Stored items
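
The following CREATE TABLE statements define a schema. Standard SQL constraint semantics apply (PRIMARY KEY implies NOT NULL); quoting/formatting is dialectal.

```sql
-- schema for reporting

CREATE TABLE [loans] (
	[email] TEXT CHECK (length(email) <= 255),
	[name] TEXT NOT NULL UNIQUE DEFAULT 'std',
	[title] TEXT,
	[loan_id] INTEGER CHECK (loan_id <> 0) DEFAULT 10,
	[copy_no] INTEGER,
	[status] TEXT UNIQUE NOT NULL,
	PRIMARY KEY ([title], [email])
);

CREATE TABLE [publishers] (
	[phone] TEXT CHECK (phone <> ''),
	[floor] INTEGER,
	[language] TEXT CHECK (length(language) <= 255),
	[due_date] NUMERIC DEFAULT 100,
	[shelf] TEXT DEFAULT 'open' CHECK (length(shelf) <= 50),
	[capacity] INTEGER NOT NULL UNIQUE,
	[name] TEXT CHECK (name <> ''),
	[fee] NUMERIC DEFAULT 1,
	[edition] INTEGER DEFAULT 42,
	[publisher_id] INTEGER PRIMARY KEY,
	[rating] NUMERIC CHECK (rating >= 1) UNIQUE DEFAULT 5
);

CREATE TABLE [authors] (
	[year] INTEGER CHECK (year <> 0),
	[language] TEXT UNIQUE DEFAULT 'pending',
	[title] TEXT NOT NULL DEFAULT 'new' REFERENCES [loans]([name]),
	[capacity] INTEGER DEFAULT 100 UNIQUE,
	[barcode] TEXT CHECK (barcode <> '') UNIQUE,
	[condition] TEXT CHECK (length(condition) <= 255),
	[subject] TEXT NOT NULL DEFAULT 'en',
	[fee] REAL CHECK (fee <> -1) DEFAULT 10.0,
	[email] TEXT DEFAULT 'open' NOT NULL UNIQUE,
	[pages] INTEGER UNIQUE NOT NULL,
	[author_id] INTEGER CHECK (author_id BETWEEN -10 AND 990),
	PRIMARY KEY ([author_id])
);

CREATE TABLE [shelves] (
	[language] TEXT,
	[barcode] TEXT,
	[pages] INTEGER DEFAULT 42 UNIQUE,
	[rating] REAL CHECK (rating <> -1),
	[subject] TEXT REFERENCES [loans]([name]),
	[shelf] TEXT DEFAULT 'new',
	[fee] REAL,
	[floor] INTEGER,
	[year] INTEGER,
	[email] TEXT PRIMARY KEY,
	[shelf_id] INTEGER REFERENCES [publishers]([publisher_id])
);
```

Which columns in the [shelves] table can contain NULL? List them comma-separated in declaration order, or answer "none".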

§ What to produce: Reproduce the entries exactly, dropping nothing.

§ Exercise response:
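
The following CREATE TABLE statements define a schema. Standard SQL constraint semantics apply (PRIMARY KEY implies NOT NULL); quoting/formatting is dialectal.

```sql
-- schema for reporting

CREATE TABLE [loans] (
	[email] TEXT CHECK (length(email) <= 255),
	[name] TEXT NOT NULL UNIQUE DEFAULT 'std',
	[title] TEXT,
	[loan_id] INTEGER CHECK (loan_id <> 0) DEFAULT 10,
	[copy_no] INTEGER,
	[status] TEXT UNIQUE NOT NULL,
	PRIMARY KEY ([title], [email])
);

CREATE TABLE [publishers] (
	[phone] TEXT CHECK (phone <> ''),
	[floor] INTEGER,
	[language] TEXT CHECK (length(language) <= 255),
	[due_date] NUMERIC DEFAULT 100,
	[shelf] TEXT DEFAULT 'open' CHECK (length(shelf) <= 50),
	[capacity] INTEGER NOT NULL UNIQUE,
	[name] TEXT CHECK (name <> ''),
	[fee] NUMERIC DEFAULT 1,
	[edition] INTEGER DEFAULT 42,
	[publisher_id] INTEGER PRIMARY KEY,
	[rating] NUMERIC CHECK (rating >= 1) UNIQUE DEFAULT 5
);

CREATE TABLE [authors] (
	[year] INTEGER CHECK (year <> 0),
	[language] TEXT UNIQUE DEFAULT 'pending',
	[title] TEXT NOT NULL DEFAULT 'new' REFERENCES [loans]([name]),
	[capacity] INTEGER DEFAULT 100 UNIQUE,
	[barcode] TEXT CHECK (barcode <> '') UNIQUE,
	[condition] TEXT CHECK (length(condition) <= 255),
	[subject] TEXT NOT NULL DEFAULT 'en',
	[fee] REAL CHECK (fee <> -1) DEFAULT 10.0,
	[email] TEXT DEFAULT 'open' NOT NULL UNIQUE,
	[pages] INTEGER UNIQUE NOT NULL,
	[author_id] INTEGER CHECK (author_id BETWEEN -10 AND 990),
	PRIMARY KEY ([author_id])
);

CREATE TABLE [shelves] (
	[language] TEXT,
	[barcode] TEXT,
	[pages] INTEGER DEFAULT 42 UNIQUE,
	[rating] REAL CHECK (rating <> -1),
	[subject] TEXT REFERENCES [loans]([name]),
	[shelf] TEXT DEFAULT 'new',
	[fee] REAL,
	[floor] INTEGER,
	[year] INTEGER,
	[email] TEXT PRIMARY KEY,
	[shelf_id] INTEGER REFERENCES [publishers]([publisher_id])
);
```

Which columns in the [shelves] table can contain NULL? List them comma-separated in declaration order, or answer "none".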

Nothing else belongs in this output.